- [Data items]
....
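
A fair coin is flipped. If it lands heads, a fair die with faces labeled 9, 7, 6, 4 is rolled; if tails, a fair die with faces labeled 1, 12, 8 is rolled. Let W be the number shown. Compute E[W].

27/4

E[W | heads] = (9+7+6+4)/4 = 13/2.
E[W | tails] = (1+12+8)/3 = 7.
E[W] = (1/2)·(13/2) + (1/2)·(7) = 27/4.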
....
- [Your goal]
Make an exact copy of every entry.

- [Exercise result]
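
A fair coin is flipped. If it lands heads, a fair die with faces labeled 9, 7, 6, 4 is rolled; if tails, a fair die with faces labeled 1, 12, 8 is rolled. Let W be the number shown. Compute E[W].

27/4

E[W | heads] = (9+7+6+4)/4 = 13/2.
E[W | tails] = (1+12+8)/3 = 7.
E[W] = (1/2)·(13/2) + (1/2)·(7) = 27/4.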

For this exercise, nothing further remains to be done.